[Data excerpts]
.....
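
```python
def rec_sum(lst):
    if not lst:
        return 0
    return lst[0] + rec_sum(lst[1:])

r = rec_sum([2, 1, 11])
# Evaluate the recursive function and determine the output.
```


rec_sum([2, 1, 11])
= 2 + rec_sum([1, 11])
= 2 + 1 + rec_sum([11])
= 2 + 1 + 11 + rec_sum([])
= 2 + 1 + 11 + 0
= 14


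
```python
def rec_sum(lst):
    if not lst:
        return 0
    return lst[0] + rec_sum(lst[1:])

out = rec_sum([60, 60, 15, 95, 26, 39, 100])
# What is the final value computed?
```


rec_sum([60, 60, 15, 95, 26, 39, 100])
= 60 + rec_sum([60, 15, 95, 26, 39, 100])
= 60 + 60 + rec_sum([15, 95, 26, 39, 100])
= 60 + 60 + 15 + rec_sum([95, 26, 39, 100])
= 60 + 60 + 15 + 95 + rec_sum([26, 39, 100])
= 60 + 60 + 15 + 95 + 26 + rec_sum([39, 100])
= 60 + 60 + 15 + 95 + 26 + 39 + rec_sum([100])
= 60 + 60 + 15 + 95 + 26 + 39 + 100 + rec_sum([])
= 60 + 60 + 15 + 95 + 26 + 39 + 100 + 0
= 395


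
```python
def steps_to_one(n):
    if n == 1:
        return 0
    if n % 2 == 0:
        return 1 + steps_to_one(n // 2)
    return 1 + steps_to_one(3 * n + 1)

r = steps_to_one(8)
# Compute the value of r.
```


steps_to_one(8)
8 is even -> steps_to_one(4)
4 is even -> steps_to_one(2)
2 is even -> steps_to_one(1)
Reached 1 after 3 steps
= 3


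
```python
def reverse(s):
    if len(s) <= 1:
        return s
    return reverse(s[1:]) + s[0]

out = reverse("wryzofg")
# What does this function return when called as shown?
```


reverse("wryzofg")
= reverse("ryzofg") + "w"
= reverse("yzofg") + "r" + "w"
= reverse("zofg") + "y" + "r" + "w"
= reverse("ofg") + "z" + "y" + "r" + "w"
= reverse("fg") + "o" + "z" + "y" + "r" + "w"
= reverse("g") + "f" + "o" + "z" + "y" + "r" + "w"
= "g" + "f" + "o" + "z" + "y" + "r" + "w"
= "gfozyrw"


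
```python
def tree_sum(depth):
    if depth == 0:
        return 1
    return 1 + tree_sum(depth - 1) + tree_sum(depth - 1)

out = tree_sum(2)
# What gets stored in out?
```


tree_sum(2)
= 1 + tree_sum(1) + tree_sum(1)
= 1 + 2 * tree_sum(1)
tree_sum(k) = 2^(k+1) - 1
tree_sum(0) = 1
tree_sum(1) = 3
tree_sum(2) = 7
tree_sum(2) = 2^3 - 1 = 7


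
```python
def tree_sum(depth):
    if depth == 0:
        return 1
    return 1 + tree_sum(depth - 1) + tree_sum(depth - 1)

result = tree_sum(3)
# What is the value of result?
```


tree_sum(3)
= 1 + tree_sum(2) + tree_sum(2)
= 1 + 2 * tree_sum(2)
tree_sum(k) = 2^(k+1) - 1
tree_sum(0) = 1
tree_sum(1) = 3
tree_sum(2) = 7
tree_sum(3) = 15
tree_sum(3) = 2^4 - 1 = 15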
.....
▶ _WHAT YOU SHOULD DO_
Where a line above contains the word "result", show that line.

▶ _COMPLETED TASK_
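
result = tree_sum(3)
# What is the value of result?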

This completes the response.